=== Section Start ===

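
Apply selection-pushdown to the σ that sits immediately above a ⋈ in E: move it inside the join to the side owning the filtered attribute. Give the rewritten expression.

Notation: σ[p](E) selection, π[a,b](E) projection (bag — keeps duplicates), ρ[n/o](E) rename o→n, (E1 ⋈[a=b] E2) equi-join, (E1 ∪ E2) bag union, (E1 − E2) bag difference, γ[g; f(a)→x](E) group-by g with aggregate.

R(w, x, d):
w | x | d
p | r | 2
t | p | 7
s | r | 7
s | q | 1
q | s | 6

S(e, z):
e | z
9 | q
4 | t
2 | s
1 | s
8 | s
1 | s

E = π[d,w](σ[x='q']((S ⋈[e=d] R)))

σ filters on x, owned by the right side.
E' = π[d,w]((S ⋈[e=d] σ[x='q'](R)))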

=== Section End ===

Tally up how many lines in the records contain the string "selection". Answer with that figure only.

• **ANSWER**: 2